Instructions to follow: For this exercise, repeat the records below exactly as written.

Listed records:
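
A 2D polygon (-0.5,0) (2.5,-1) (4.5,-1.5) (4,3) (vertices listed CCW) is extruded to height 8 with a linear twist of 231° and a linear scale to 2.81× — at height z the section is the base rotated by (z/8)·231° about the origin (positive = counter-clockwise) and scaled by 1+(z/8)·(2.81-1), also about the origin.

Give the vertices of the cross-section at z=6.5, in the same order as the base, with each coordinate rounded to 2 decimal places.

Cross-section at z=6.5: (1.22,0.17) (-6.45,1.62) (-11.51,2.19) (-8.80,-8.67)

t = z/height = 6.5/8 = 0.8125
s = 1 + (scale-1)·z/height = 1 + (2.81-1)·6.5/8 = 2.470625
θ = twist·z/height = 231°·6.5/8 = 187.6875° = 3.275765 rad
cos θ = -0.991012, sin θ = -0.133770 (intermediates below are computed at full precision and shown rounded to 5 d.p.)
v1: (-0.5,0) → rotate → (0.49551,0.06688) → ×s → (1.22421,0.16525) → (1.22,0.17)
v2: (2.5,-1) → rotate → (-2.61130,0.65659) → ×s → (-6.45155,1.62218) → (-6.45,1.62)
v3: (4.5,-1.5) → rotate → (-4.66021,0.88455) → ×s → (-11.51363,2.18540) → (-11.51,2.19)
v4: (4,3) → rotate → (-3.56274,-3.50812) → ×s → (-8.80219,-8.66724) → (-8.80,-8.67)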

Expected answer:
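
A 2D polygon (-0.5,0) (2.5,-1) (4.5,-1.5) (4,3) (vertices listed CCW) is extruded to height 8 with a linear twist of 231° and a linear scale to 2.81× — at height z the section is the base rotated by (z/8)·231° about the origin (positive = counter-clockwise) and scaled by 1+(z/8)·(2.81-1), also about the origin.

Give the vertices of the cross-section at z=6.5, in the same order as the base, with each coordinate rounded to 2 decimal places.

Cross-section at z=6.5: (1.22,0.17) (-6.45,1.62) (-11.51,2.19) (-8.80,-8.67)

t = z/height = 6.5/8 = 0.8125
s = 1 + (scale-1)·z/height = 1 + (2.81-1)·6.5/8 = 2.470625
θ = twist·z/height = 231°·6.5/8 = 187.6875° = 3.275765 rad
cos θ = -0.991012, sin θ = -0.133770 (intermediates below are computed at full precision and shown rounded to 5 d.p.)
v1: (-0.5,0) → rotate → (0.49551,0.06688) → ×s → (1.22421,0.16525) → (1.22,0.17)
v2: (2.5,-1) → rotate → (-2.61130,0.65659) → ×s → (-6.45155,1.62218) → (-6.45,1.62)
v3: (4.5,-1.5) → rotate → (-4.66021,0.88455) → ×s → (-11.51363,2.18540) → (-11.51,2.19)
v4: (4,3) → rotate → (-3.56274,-3.50812) → ×s → (-8.80219,-8.66724) → (-8.80,-8.67)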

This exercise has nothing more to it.